What you need to do – Would you transcribe all of the data exactly, down to the last character?
•••
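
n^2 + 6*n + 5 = (n + 1)*(n + 5)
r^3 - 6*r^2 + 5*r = r*(r - 5)*(r - 1)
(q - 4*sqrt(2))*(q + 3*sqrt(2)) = q^2 - sqrt(2)*q - 24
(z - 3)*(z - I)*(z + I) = z^3 - 3*z^2 + z - 3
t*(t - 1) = t^2 - t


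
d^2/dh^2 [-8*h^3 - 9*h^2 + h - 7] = -48*h - 18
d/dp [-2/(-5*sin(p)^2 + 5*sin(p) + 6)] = 10*(1 - 2*sin(p))*cos(p)/(-5*sin(p)^2 + 5*sin(p) + 6)^2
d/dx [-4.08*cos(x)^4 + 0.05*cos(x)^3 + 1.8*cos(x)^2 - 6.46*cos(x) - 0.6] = (16.32*cos(x)^3 - 0.15*cos(x)^2 - 3.6*cos(x) + 6.46)*sin(x)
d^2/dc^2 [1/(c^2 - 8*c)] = 2*(-c*(c - 8) + 4*(c - 4)^2)/(c^3*(c - 8)^3)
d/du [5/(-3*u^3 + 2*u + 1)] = 5*(9*u^2 - 2)/(-3*u^3 + 2*u + 1)^2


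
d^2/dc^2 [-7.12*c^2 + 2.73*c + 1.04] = -14.2400000000000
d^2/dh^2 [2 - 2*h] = 0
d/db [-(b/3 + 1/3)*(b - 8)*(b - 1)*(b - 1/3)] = -4*b^3/3 + 25*b^2/3 - 10*b/9 - 25/9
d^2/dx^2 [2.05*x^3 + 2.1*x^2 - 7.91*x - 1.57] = 12.3*x + 4.2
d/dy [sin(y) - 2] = cos(y)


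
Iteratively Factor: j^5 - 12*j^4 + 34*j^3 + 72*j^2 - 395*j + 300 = (j - 4)*(j^4 - 8*j^3 + 2*j^2 + 80*j - 75) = (j - 4)*(j + 3)*(j^3 - 11*j^2 + 35*j - 25) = (j - 5)*(j - 4)*(j + 3)*(j^2 - 6*j + 5) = (j - 5)*(j - 4)*(j - 1)*(j + 3)*(j - 5)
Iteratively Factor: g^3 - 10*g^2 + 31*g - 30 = (g - 5)*(g^2 - 5*g + 6) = (g - 5)*(g - 3)*(g - 2)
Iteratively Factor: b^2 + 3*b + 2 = (b + 2)*(b + 1)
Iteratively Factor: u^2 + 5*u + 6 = (u + 3)*(u + 2)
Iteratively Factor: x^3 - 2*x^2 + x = (x - 1)*(x^2 - x) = (x - 1)^2*(x)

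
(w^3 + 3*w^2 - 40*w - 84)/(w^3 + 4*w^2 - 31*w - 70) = (w - 6)/(w - 5)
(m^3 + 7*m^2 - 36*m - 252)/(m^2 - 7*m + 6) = (m^2 + 13*m + 42)/(m - 1)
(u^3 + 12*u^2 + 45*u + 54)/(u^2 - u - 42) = (u^2 + 6*u + 9)/(u - 7)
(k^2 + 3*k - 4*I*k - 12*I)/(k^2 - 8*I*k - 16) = (k + 3)/(k - 4*I)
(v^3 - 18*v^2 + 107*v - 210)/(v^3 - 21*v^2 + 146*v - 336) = (v - 5)/(v - 8)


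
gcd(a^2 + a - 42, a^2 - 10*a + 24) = a - 6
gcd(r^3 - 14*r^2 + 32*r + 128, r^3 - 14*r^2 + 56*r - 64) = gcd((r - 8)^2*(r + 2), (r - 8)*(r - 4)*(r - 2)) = r - 8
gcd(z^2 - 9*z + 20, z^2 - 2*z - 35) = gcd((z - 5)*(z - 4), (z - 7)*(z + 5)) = 1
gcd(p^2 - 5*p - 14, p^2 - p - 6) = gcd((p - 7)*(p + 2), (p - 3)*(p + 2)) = p + 2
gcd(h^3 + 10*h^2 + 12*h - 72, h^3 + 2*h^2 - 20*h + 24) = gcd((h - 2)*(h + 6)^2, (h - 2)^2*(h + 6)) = h^2 + 4*h - 12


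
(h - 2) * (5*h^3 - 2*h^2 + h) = 5*h^4 - 12*h^3 + 5*h^2 - 2*h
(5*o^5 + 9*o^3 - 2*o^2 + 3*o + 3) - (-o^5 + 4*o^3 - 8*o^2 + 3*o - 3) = 6*o^5 + 5*o^3 + 6*o^2 + 6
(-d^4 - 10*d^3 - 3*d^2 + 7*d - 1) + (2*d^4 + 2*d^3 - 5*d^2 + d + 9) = d^4 - 8*d^3 - 8*d^2 + 8*d + 8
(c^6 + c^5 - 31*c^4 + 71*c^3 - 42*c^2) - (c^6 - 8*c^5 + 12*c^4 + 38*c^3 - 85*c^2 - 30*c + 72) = 9*c^5 - 43*c^4 + 33*c^3 + 43*c^2 + 30*c - 72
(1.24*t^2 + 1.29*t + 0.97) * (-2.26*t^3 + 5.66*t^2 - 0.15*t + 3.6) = -2.8024*t^5 + 4.103*t^4 + 4.9232*t^3 + 9.7607*t^2 + 4.4985*t + 3.492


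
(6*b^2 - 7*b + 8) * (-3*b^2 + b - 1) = -18*b^4 + 27*b^3 - 37*b^2 + 15*b - 8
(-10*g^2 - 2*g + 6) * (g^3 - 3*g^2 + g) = -10*g^5 + 28*g^4 + 2*g^3 - 20*g^2 + 6*g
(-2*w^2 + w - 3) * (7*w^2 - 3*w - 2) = -14*w^4 + 13*w^3 - 20*w^2 + 7*w + 6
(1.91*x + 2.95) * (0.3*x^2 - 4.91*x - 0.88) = 0.573*x^3 - 8.4931*x^2 - 16.1653*x - 2.596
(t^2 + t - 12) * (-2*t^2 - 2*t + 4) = -2*t^4 - 4*t^3 + 26*t^2 + 28*t - 48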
•••
Task answer –
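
n^2 + 6*n + 5 = (n + 1)*(n + 5)
r^3 - 6*r^2 + 5*r = r*(r - 5)*(r - 1)
(q - 4*sqrt(2))*(q + 3*sqrt(2)) = q^2 - sqrt(2)*q - 24
(z - 3)*(z - I)*(z + I) = z^3 - 3*z^2 + z - 3
t*(t - 1) = t^2 - t


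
d^2/dh^2 [-8*h^3 - 9*h^2 + h - 7] = -48*h - 18
d/dp [-2/(-5*sin(p)^2 + 5*sin(p) + 6)] = 10*(1 - 2*sin(p))*cos(p)/(-5*sin(p)^2 + 5*sin(p) + 6)^2
d/dx [-4.08*cos(x)^4 + 0.05*cos(x)^3 + 1.8*cos(x)^2 - 6.46*cos(x) - 0.6] = (16.32*cos(x)^3 - 0.15*cos(x)^2 - 3.6*cos(x) + 6.46)*sin(x)
d^2/dc^2 [1/(c^2 - 8*c)] = 2*(-c*(c - 8) + 4*(c - 4)^2)/(c^3*(c - 8)^3)
d/du [5/(-3*u^3 + 2*u + 1)] = 5*(9*u^2 - 2)/(-3*u^3 + 2*u + 1)^2


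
d^2/dc^2 [-7.12*c^2 + 2.73*c + 1.04] = -14.2400000000000
d^2/dh^2 [2 - 2*h] = 0
d/db [-(b/3 + 1/3)*(b - 8)*(b - 1)*(b - 1/3)] = -4*b^3/3 + 25*b^2/3 - 10*b/9 - 25/9
d^2/dx^2 [2.05*x^3 + 2.1*x^2 - 7.91*x - 1.57] = 12.3*x + 4.2
d/dy [sin(y) - 2] = cos(y)


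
Iteratively Factor: j^5 - 12*j^4 + 34*j^3 + 72*j^2 - 395*j + 300 = (j - 4)*(j^4 - 8*j^3 + 2*j^2 + 80*j - 75) = (j - 4)*(j + 3)*(j^3 - 11*j^2 + 35*j - 25) = (j - 5)*(j - 4)*(j + 3)*(j^2 - 6*j + 5) = (j - 5)*(j - 4)*(j - 1)*(j + 3)*(j - 5)
Iteratively Factor: g^3 - 10*g^2 + 31*g - 30 = (g - 5)*(g^2 - 5*g + 6) = (g - 5)*(g - 3)*(g - 2)
Iteratively Factor: b^2 + 3*b + 2 = (b + 2)*(b + 1)
Iteratively Factor: u^2 + 5*u + 6 = (u + 3)*(u + 2)
Iteratively Factor: x^3 - 2*x^2 + x = (x - 1)*(x^2 - x) = (x - 1)^2*(x)

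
(w^3 + 3*w^2 - 40*w - 84)/(w^3 + 4*w^2 - 31*w - 70) = (w - 6)/(w - 5)
(m^3 + 7*m^2 - 36*m - 252)/(m^2 - 7*m + 6) = (m^2 + 13*m + 42)/(m - 1)
(u^3 + 12*u^2 + 45*u + 54)/(u^2 - u - 42) = (u^2 + 6*u + 9)/(u - 7)
(k^2 + 3*k - 4*I*k - 12*I)/(k^2 - 8*I*k - 16) = (k + 3)/(k - 4*I)
(v^3 - 18*v^2 + 107*v - 210)/(v^3 - 21*v^2 + 146*v - 336) = (v - 5)/(v - 8)


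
gcd(a^2 + a - 42, a^2 - 10*a + 24) = a - 6
gcd(r^3 - 14*r^2 + 32*r + 128, r^3 - 14*r^2 + 56*r - 64) = gcd((r - 8)^2*(r + 2), (r - 8)*(r - 4)*(r - 2)) = r - 8
gcd(z^2 - 9*z + 20, z^2 - 2*z - 35) = gcd((z - 5)*(z - 4), (z - 7)*(z + 5)) = 1
gcd(p^2 - 5*p - 14, p^2 - p - 6) = gcd((p - 7)*(p + 2), (p - 3)*(p + 2)) = p + 2
gcd(h^3 + 10*h^2 + 12*h - 72, h^3 + 2*h^2 - 20*h + 24) = gcd((h - 2)*(h + 6)^2, (h - 2)^2*(h + 6)) = h^2 + 4*h - 12


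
(h - 2) * (5*h^3 - 2*h^2 + h) = 5*h^4 - 12*h^3 + 5*h^2 - 2*h
(5*o^5 + 9*o^3 - 2*o^2 + 3*o + 3) - (-o^5 + 4*o^3 - 8*o^2 + 3*o - 3) = 6*o^5 + 5*o^3 + 6*o^2 + 6
(-d^4 - 10*d^3 - 3*d^2 + 7*d - 1) + (2*d^4 + 2*d^3 - 5*d^2 + d + 9) = d^4 - 8*d^3 - 8*d^2 + 8*d + 8
(c^6 + c^5 - 31*c^4 + 71*c^3 - 42*c^2) - (c^6 - 8*c^5 + 12*c^4 + 38*c^3 - 85*c^2 - 30*c + 72) = 9*c^5 - 43*c^4 + 33*c^3 + 43*c^2 + 30*c - 72
(1.24*t^2 + 1.29*t + 0.97) * (-2.26*t^3 + 5.66*t^2 - 0.15*t + 3.6) = -2.8024*t^5 + 4.103*t^4 + 4.9232*t^3 + 9.7607*t^2 + 4.4985*t + 3.492


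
(6*b^2 - 7*b + 8) * (-3*b^2 + b - 1) = -18*b^4 + 27*b^3 - 37*b^2 + 15*b - 8
(-10*g^2 - 2*g + 6) * (g^3 - 3*g^2 + g) = -10*g^5 + 28*g^4 + 2*g^3 - 20*g^2 + 6*g
(-2*w^2 + w - 3) * (7*w^2 - 3*w - 2) = -14*w^4 + 13*w^3 - 20*w^2 + 7*w + 6
(1.91*x + 2.95) * (0.3*x^2 - 4.91*x - 0.88) = 0.573*x^3 - 8.4931*x^2 - 16.1653*x - 2.596
(t^2 + t - 12) * (-2*t^2 - 2*t + 4) = -2*t^4 - 4*t^3 + 26*t^2 + 28*t - 48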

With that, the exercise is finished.